## EXERCISE
From the first line to the last, reproduce the records exactly.

##############################

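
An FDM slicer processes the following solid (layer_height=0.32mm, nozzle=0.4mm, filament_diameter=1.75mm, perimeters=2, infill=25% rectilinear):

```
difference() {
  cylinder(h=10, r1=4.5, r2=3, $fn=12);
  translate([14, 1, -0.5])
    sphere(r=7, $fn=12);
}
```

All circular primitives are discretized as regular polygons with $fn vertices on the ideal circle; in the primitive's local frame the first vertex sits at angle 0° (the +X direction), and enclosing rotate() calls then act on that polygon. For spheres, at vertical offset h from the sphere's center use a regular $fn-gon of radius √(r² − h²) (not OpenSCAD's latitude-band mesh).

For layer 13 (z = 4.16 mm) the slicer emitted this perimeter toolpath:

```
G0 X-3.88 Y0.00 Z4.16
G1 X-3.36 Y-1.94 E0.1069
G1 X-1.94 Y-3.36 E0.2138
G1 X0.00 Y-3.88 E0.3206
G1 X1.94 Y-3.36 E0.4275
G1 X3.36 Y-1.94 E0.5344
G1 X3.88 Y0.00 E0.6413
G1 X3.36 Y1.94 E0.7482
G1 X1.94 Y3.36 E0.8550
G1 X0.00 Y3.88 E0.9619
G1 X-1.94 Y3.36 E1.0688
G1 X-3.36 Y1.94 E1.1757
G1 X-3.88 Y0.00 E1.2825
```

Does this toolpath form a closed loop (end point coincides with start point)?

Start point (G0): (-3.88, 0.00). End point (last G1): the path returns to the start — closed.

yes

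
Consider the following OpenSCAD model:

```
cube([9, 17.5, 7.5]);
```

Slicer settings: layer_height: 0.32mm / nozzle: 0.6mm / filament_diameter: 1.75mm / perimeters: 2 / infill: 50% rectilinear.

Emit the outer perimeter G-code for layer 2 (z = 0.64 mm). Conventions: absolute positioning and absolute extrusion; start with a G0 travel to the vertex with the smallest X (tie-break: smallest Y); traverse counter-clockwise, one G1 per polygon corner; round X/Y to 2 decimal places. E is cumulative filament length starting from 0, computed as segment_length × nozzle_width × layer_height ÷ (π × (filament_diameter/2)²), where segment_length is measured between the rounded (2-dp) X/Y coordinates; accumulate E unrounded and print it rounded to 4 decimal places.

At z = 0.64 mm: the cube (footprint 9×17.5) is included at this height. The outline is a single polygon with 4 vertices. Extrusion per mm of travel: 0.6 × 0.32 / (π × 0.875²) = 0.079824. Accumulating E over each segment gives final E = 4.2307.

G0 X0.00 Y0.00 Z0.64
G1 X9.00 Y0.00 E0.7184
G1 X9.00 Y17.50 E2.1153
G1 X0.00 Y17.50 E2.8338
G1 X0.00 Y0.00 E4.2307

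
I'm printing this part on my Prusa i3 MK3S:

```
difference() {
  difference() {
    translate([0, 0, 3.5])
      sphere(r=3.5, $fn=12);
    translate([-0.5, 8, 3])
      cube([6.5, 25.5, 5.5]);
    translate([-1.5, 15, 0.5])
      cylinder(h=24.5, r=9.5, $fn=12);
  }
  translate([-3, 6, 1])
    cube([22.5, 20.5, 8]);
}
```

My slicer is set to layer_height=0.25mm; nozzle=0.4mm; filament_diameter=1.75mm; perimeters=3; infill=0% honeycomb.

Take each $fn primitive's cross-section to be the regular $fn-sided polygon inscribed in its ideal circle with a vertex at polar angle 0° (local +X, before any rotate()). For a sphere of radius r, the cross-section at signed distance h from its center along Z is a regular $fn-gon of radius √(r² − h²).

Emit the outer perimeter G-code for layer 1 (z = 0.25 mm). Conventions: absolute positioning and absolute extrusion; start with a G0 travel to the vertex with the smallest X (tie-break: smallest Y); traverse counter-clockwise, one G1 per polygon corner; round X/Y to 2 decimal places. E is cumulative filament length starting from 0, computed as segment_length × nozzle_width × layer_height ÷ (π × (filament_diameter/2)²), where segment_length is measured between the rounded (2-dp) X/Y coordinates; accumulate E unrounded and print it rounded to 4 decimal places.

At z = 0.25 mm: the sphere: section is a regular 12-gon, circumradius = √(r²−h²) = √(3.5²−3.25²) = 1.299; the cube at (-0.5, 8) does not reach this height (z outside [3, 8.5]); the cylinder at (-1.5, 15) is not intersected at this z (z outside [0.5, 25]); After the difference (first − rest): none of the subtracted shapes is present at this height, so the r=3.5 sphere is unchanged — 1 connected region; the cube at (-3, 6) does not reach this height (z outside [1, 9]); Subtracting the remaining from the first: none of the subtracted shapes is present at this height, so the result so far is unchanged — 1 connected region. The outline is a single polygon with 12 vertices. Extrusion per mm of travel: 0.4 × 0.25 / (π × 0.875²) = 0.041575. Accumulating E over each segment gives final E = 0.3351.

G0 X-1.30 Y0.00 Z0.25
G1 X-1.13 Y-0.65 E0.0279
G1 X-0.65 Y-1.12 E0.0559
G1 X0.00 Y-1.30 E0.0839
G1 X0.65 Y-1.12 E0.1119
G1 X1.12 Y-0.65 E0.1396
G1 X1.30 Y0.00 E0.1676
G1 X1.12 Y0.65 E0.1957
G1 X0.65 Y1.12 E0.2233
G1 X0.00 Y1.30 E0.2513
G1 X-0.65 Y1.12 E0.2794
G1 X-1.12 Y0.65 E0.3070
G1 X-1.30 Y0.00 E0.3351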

##############################

## OUTPUT OF THE EXERCISE
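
An FDM slicer processes the following solid (layer_height=0.32mm, nozzle=0.4mm, filament_diameter=1.75mm, perimeters=2, infill=25% rectilinear):

```
difference() {
  cylinder(h=10, r1=4.5, r2=3, $fn=12);
  translate([14, 1, -0.5])
    sphere(r=7, $fn=12);
}
```

All circular primitives are discretized as regular polygons with $fn vertices on the ideal circle; in the primitive's local frame the first vertex sits at angle 0° (the +X direction), and enclosing rotate() calls then act on that polygon. For spheres, at vertical offset h from the sphere's center use a regular $fn-gon of radius √(r² − h²) (not OpenSCAD's latitude-band mesh).

For layer 13 (z = 4.16 mm) the slicer emitted this perimeter toolpath:

```
G0 X-3.88 Y0.00 Z4.16
G1 X-3.36 Y-1.94 E0.1069
G1 X-1.94 Y-3.36 E0.2138
G1 X0.00 Y-3.88 E0.3206
G1 X1.94 Y-3.36 E0.4275
G1 X3.36 Y-1.94 E0.5344
G1 X3.88 Y0.00 E0.6413
G1 X3.36 Y1.94 E0.7482
G1 X1.94 Y3.36 E0.8550
G1 X0.00 Y3.88 E0.9619
G1 X-1.94 Y3.36 E1.0688
G1 X-3.36 Y1.94 E1.1757
G1 X-3.88 Y0.00 E1.2825
```

Does this toolpath form a closed loop (end point coincides with start point)?

Start point (G0): (-3.88, 0.00). End point (last G1): the path returns to the start — closed.

yes

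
Consider the following OpenSCAD model:

```
cube([9, 17.5, 7.5]);
```

Slicer settings: layer_height: 0.32mm / nozzle: 0.6mm / filament_diameter: 1.75mm / perimeters: 2 / infill: 50% rectilinear.

Emit the outer perimeter G-code for layer 2 (z = 0.64 mm). Conventions: absolute positioning and absolute extrusion; start with a G0 travel to the vertex with the smallest X (tie-break: smallest Y); traverse counter-clockwise, one G1 per polygon corner; round X/Y to 2 decimal places. E is cumulative filament length starting from 0, computed as segment_length × nozzle_width × layer_height ÷ (π × (filament_diameter/2)²), where segment_length is measured between the rounded (2-dp) X/Y coordinates; accumulate E unrounded and print it rounded to 4 decimal places.

At z = 0.64 mm: the cube (footprint 9×17.5) is included at this height. The outline is a single polygon with 4 vertices. Extrusion per mm of travel: 0.6 × 0.32 / (π × 0.875²) = 0.079824. Accumulating E over each segment gives final E = 4.2307.

G0 X0.00 Y0.00 Z0.64
G1 X9.00 Y0.00 E0.7184
G1 X9.00 Y17.50 E2.1153
G1 X0.00 Y17.50 E2.8338
G1 X0.00 Y0.00 E4.2307

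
I'm printing this part on my Prusa i3 MK3S:

```
difference() {
  difference() {
    translate([0, 0, 3.5])
      sphere(r=3.5, $fn=12);
    translate([-0.5, 8, 3])
      cube([6.5, 25.5, 5.5]);
    translate([-1.5, 15, 0.5])
      cylinder(h=24.5, r=9.5, $fn=12);
  }
  translate([-3, 6, 1])
    cube([22.5, 20.5, 8]);
}
```

My slicer is set to layer_height=0.25mm; nozzle=0.4mm; filament_diameter=1.75mm; perimeters=3; infill=0% honeycomb.

Take each $fn primitive's cross-section to be the regular $fn-sided polygon inscribed in its ideal circle with a vertex at polar angle 0° (local +X, before any rotate()). For a sphere of radius r, the cross-section at signed distance h from its center along Z is a regular $fn-gon of radius √(r² − h²).

Emit the outer perimeter G-code for layer 1 (z = 0.25 mm). Conventions: absolute positioning and absolute extrusion; start with a G0 travel to the vertex with the smallest X (tie-break: smallest Y); traverse counter-clockwise, one G1 per polygon corner; round X/Y to 2 decimal places. E is cumulative filament length starting from 0, computed as segment_length × nozzle_width × layer_height ÷ (π × (filament_diameter/2)²), where segment_length is measured between the rounded (2-dp) X/Y coordinates; accumulate E unrounded and print it rounded to 4 decimal places.

At z = 0.25 mm: the sphere: section is a regular 12-gon, circumradius = √(r²−h²) = √(3.5²−3.25²) = 1.299; the cube at (-0.5, 8) does not reach this height (z outside [3, 8.5]); the cylinder at (-1.5, 15) is not intersected at this z (z outside [0.5, 25]); After the difference (first − rest): none of the subtracted shapes is present at this height, so the r=3.5 sphere is unchanged — 1 connected region; the cube at (-3, 6) does not reach this height (z outside [1, 9]); Subtracting the remaining from the first: none of the subtracted shapes is present at this height, so the result so far is unchanged — 1 connected region. The outline is a single polygon with 12 vertices. Extrusion per mm of travel: 0.4 × 0.25 / (π × 0.875²) = 0.041575. Accumulating E over each segment gives final E = 0.3351.

G0 X-1.30 Y0.00 Z0.25
G1 X-1.13 Y-0.65 E0.0279
G1 X-0.65 Y-1.12 E0.0559
G1 X0.00 Y-1.30 E0.0839
G1 X0.65 Y-1.12 E0.1119
G1 X1.12 Y-0.65 E0.1396
G1 X1.30 Y0.00 E0.1676
G1 X1.12 Y0.65 E0.1957
G1 X0.65 Y1.12 E0.2233
G1 X0.00 Y1.30 E0.2513
G1 X-0.65 Y1.12 E0.2794
G1 X-1.12 Y0.65 E0.3070
G1 X-1.30 Y0.00 E0.3351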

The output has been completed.